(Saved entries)
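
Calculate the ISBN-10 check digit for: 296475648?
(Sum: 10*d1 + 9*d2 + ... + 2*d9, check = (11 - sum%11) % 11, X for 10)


Weighted sum: 296
296 mod 11 = 10

Check digit: 1


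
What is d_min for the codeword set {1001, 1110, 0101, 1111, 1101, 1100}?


Comparing all pairs, minimum distance: 1
Can detect 0 errors, correct 0 errors

1


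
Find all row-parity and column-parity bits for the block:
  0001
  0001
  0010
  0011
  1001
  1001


Row parities: 111000
Column parities: 0001

Row P: 111000, Col P: 0001, Corner: 1


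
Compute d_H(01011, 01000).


XOR: 00011
Count of 1s: 2

2


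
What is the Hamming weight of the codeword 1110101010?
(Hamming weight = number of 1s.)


Counting 1s in 1110101010

6


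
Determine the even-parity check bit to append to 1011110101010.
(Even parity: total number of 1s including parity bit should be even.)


Number of 1s in data: 8
Parity bit: 0

0


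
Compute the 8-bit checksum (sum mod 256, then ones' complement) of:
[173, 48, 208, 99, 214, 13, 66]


Sum = 821 mod 256 = 53
Complement = 202

202


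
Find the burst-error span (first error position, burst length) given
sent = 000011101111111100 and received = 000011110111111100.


XOR: 000000011000000000

Burst at position 7, length 2


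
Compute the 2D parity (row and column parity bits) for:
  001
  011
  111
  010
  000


Row parities: 10110
Column parities: 111

Row P: 10110, Col P: 111, Corner: 1


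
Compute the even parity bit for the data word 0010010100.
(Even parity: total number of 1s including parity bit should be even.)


Number of 1s in data: 3
Parity bit: 1

1


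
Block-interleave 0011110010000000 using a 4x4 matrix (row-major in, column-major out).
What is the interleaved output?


Matrix:
  0011
  1100
  1000
  0000
Read columns: 0110010010001000

0110010010001000


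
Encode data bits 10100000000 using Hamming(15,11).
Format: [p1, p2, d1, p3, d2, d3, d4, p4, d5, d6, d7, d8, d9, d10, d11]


Parity bits: p1=1, p2=0, p3=1, p4=0

101101000000000


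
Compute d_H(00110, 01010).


XOR: 01100
Count of 1s: 2

2


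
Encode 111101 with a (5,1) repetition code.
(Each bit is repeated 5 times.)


Each bit -> 5 copies

111111111111111111110000011111


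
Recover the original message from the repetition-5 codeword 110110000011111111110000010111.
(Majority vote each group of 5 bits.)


Groups: 11011, 00000, 11111, 11111, 00000, 10111
Majority votes: 101101

101101


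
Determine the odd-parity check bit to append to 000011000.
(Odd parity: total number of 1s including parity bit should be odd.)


Number of 1s in data: 2
Parity bit: 1

1


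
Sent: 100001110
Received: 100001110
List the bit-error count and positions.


XOR: 000000000

0 errors (received matches sent)


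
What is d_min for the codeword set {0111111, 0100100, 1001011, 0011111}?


Comparing all pairs, minimum distance: 1
Can detect 0 errors, correct 0 errors

1


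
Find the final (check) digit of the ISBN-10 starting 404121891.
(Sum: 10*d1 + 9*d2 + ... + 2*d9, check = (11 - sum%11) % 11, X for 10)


Weighted sum: 157
157 mod 11 = 3

Check digit: 8


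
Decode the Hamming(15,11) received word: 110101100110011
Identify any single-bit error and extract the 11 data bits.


Syndrome = 6: error at position 6

Data: 00010110011 (corrected bit 6)


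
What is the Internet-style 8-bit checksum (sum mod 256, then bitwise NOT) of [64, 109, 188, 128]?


Sum = 489 mod 256 = 233
Complement = 22

22


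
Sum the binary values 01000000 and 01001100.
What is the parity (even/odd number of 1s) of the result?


01000000 = 64
01001100 = 76
Sum = 140 = 10001100
1s count = 3

odd parity (3 ones in 10001100)


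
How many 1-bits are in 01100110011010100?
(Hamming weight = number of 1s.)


Counting 1s in 01100110011010100

8


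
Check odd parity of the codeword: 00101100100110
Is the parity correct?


Number of 1s: 6

No, parity error (6 ones)


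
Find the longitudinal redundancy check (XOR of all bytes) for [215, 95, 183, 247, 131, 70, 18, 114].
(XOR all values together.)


XOR chain: 215 ^ 95 ^ 183 ^ 247 ^ 131 ^ 70 ^ 18 ^ 114 = 109

109


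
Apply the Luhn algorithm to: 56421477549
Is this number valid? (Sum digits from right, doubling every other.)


Luhn sum = 59
59 mod 10 = 9

Invalid (Luhn sum mod 10 = 9)


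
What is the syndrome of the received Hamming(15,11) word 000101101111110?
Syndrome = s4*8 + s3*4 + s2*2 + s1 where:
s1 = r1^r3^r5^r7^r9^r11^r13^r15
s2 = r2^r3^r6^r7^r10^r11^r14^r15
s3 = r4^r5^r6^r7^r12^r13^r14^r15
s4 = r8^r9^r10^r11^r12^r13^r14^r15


s1=0, s2=1, s3=0, s4=0

Syndrome = 2 (error at position 2)


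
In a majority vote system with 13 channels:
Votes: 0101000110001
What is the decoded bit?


Ones: 5 out of 13
Threshold: 7

0 (5/13 voted 1)


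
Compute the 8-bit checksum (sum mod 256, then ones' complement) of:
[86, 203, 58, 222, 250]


Sum = 819 mod 256 = 51
Complement = 204

204


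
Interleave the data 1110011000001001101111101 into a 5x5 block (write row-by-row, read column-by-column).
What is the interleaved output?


Matrix:
  11100
  11000
  00100
  11011
  11101
Read columns: 1101111011101010001000011

1101111011101010001000011


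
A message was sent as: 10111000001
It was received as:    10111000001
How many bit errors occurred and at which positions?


XOR: 00000000000

0 errors (received matches sent)


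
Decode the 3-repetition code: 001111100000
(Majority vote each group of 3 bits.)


Groups: 001, 111, 100, 000
Majority votes: 0100

0100


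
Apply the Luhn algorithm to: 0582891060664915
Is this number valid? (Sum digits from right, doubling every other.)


Luhn sum = 68
68 mod 10 = 8

Invalid (Luhn sum mod 10 = 8)


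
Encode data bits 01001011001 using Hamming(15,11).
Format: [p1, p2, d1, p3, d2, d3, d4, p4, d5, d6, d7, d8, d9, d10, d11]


Parity bits: p1=0, p2=0, p3=1, p4=0

000110001011001


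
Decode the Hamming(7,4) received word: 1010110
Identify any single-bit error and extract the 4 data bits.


Syndrome = 1: error at position 1

Data: 1110 (corrected bit 1)


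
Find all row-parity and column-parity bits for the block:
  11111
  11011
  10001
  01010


Row parities: 1000
Column parities: 11111

Row P: 1000, Col P: 11111, Corner: 1


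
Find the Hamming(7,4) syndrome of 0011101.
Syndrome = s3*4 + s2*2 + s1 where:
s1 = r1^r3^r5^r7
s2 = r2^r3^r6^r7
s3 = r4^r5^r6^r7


s1=1, s2=0, s3=1

Syndrome = 5 (error at position 5)


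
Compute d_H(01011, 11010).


XOR: 10001
Count of 1s: 2

2


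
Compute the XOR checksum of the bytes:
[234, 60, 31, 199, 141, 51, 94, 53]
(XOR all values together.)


XOR chain: 234 ^ 60 ^ 31 ^ 199 ^ 141 ^ 51 ^ 94 ^ 53 = 219

219


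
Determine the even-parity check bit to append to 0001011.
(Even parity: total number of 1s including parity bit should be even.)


Number of 1s in data: 3
Parity bit: 1

1


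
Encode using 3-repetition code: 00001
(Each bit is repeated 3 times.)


Each bit -> 3 copies

000000000000111


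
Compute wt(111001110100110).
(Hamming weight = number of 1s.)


Counting 1s in 111001110100110

9


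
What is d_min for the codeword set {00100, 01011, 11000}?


Comparing all pairs, minimum distance: 3
Can detect 2 errors, correct 1 errors

3


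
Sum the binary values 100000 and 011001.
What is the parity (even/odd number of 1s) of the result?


100000 = 32
011001 = 25
Sum = 57 = 111001
1s count = 4

even parity (4 ones in 111001)


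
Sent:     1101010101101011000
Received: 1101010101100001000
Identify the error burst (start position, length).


XOR: 0000000000001010000

Burst at position 12, length 3


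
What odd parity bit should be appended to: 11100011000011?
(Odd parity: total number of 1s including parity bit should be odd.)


Number of 1s in data: 7
Parity bit: 0

0


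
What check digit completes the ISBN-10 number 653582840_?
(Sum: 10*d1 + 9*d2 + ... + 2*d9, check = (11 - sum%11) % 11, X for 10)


Weighted sum: 266
266 mod 11 = 2

Check digit: 9


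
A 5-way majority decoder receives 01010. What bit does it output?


Ones: 2 out of 5
Threshold: 3

0 (2/5 voted 1)


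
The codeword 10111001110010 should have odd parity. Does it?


Number of 1s: 8

No, parity error (8 ones)


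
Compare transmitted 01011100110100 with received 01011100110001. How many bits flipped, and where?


XOR: 00000000000101

2 error(s) at position(s): 11, 13


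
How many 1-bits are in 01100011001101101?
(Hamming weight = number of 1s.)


Counting 1s in 01100011001101101

9


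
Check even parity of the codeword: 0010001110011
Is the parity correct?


Number of 1s: 6

Yes, parity is correct (6 ones)


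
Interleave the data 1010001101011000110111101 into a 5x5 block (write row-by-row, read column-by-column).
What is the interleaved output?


Matrix:
  10100
  01101
  01100
  01101
  11101
Read columns: 1000101111111110000001011

1000101111111110000001011


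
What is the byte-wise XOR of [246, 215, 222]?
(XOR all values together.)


XOR chain: 246 ^ 215 ^ 222 = 255

255


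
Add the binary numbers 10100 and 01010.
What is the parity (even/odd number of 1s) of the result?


10100 = 20
01010 = 10
Sum = 30 = 11110
1s count = 4

even parity (4 ones in 11110)


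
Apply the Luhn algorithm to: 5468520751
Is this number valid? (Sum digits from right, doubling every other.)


Luhn sum = 28
28 mod 10 = 8

Invalid (Luhn sum mod 10 = 8)


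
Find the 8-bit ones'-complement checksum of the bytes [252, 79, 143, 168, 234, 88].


Sum = 964 mod 256 = 196
Complement = 59

59


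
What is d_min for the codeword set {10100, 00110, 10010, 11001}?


Comparing all pairs, minimum distance: 2
Can detect 1 errors, correct 0 errors

2


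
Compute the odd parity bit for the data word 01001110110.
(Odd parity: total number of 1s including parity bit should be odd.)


Number of 1s in data: 6
Parity bit: 1

1


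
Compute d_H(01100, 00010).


XOR: 01110
Count of 1s: 3

3


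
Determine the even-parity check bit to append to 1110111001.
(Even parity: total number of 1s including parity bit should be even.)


Number of 1s in data: 7
Parity bit: 1

1


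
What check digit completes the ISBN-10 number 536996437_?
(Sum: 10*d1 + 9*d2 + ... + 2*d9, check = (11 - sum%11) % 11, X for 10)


Weighted sum: 311
311 mod 11 = 3

Check digit: 8


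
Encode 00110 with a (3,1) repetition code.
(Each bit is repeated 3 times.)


Each bit -> 3 copies

000000111111000


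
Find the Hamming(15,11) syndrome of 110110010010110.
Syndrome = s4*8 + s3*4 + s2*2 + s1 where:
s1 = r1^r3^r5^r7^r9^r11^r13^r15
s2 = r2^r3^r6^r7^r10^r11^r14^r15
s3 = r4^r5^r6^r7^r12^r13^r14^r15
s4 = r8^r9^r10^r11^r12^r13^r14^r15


s1=0, s2=1, s3=0, s4=0

Syndrome = 2 (error at position 2)


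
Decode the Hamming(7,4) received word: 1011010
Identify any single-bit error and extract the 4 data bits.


Syndrome = 0: no error detected

Data: 1010 (no errors)


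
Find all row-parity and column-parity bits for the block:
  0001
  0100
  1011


Row parities: 111
Column parities: 1110

Row P: 111, Col P: 1110, Corner: 1


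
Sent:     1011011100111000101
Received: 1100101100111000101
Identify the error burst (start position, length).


XOR: 0111110000000000000

Burst at position 1, length 5


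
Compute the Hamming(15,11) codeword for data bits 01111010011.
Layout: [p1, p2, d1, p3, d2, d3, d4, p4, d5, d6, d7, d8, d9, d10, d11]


Parity bits: p1=1, p2=1, p3=1, p4=0

110111101010011


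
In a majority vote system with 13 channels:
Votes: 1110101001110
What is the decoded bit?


Ones: 8 out of 13
Threshold: 7

1 (8/13 voted 1)


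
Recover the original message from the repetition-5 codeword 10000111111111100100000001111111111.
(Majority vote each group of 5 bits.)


Groups: 10000, 11111, 11111, 00100, 00000, 11111, 11111
Majority votes: 0110011

0110011


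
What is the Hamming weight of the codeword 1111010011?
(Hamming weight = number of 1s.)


Counting 1s in 1111010011

7


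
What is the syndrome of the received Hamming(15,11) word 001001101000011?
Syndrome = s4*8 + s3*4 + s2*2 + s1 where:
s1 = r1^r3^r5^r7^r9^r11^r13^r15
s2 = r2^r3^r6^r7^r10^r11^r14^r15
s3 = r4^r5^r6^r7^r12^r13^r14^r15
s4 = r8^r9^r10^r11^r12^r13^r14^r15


s1=0, s2=1, s3=0, s4=1

Syndrome = 10 (error at position 10)


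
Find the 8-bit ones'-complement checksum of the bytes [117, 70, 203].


Sum = 390 mod 256 = 134
Complement = 121

121


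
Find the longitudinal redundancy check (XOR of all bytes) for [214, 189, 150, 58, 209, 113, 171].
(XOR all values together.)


XOR chain: 214 ^ 189 ^ 150 ^ 58 ^ 209 ^ 113 ^ 171 = 204

204


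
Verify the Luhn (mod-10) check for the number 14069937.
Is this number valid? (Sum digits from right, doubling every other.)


Luhn sum = 43
43 mod 10 = 3

Invalid (Luhn sum mod 10 = 3)


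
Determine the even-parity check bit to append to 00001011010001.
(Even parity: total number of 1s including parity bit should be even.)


Number of 1s in data: 5
Parity bit: 1

1


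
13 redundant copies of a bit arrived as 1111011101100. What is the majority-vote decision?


Ones: 9 out of 13
Threshold: 7

1 (9/13 voted 1)


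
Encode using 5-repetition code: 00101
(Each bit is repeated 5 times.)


Each bit -> 5 copies

0000000000111110000011111


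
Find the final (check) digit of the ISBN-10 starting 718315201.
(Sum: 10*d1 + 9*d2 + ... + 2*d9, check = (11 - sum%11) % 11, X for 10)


Weighted sum: 205
205 mod 11 = 7

Check digit: 4


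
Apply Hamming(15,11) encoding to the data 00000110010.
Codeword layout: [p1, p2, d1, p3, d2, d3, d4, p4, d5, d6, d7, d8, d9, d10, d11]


Parity bits: p1=1, p2=1, p3=1, p4=1

110100010110010


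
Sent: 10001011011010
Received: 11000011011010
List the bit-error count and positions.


XOR: 01001000000000

2 error(s) at position(s): 1, 4


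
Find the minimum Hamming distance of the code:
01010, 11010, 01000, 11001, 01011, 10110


Comparing all pairs, minimum distance: 1
Can detect 0 errors, correct 0 errors

1


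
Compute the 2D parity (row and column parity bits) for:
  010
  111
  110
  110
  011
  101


Row parities: 110000
Column parities: 011

Row P: 110000, Col P: 011, Corner: 0


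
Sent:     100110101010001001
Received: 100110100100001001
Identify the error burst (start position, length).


XOR: 000000001110000000

Burst at position 8, length 3


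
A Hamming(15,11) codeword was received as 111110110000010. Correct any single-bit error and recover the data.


Syndrome = 0: no error detected

Data: 11010000010 (no errors)


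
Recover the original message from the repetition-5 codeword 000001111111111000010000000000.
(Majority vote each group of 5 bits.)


Groups: 00000, 11111, 11111, 00001, 00000, 00000
Majority votes: 011000

011000


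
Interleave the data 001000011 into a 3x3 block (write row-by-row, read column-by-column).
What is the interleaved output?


Matrix:
  001
  000
  011
Read columns: 000001101

000001101


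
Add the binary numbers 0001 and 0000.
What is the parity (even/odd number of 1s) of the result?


0001 = 1
0000 = 0
Sum = 1 = 1
1s count = 1

odd parity (1 ones in 1)


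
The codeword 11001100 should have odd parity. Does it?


Number of 1s: 4

No, parity error (4 ones)


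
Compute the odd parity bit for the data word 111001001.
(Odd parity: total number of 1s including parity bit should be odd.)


Number of 1s in data: 5
Parity bit: 0

0


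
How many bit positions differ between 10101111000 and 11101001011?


XOR: 01000110011
Count of 1s: 5

5


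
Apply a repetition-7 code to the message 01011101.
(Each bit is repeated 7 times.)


Each bit -> 7 copies

00000001111111000000011111111111111111111100000001111111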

_Problem to solve_
Copy each line above where "Apply" appears.

_Result of this task_
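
Apply the Luhn algorithm to: 56421477549
Apply the Luhn algorithm to: 0582891060664915
Apply the Luhn algorithm to: 5468520751
Apply Hamming(15,11) encoding to the data 00000110010.
Apply a repetition-7 code to the message 01011101.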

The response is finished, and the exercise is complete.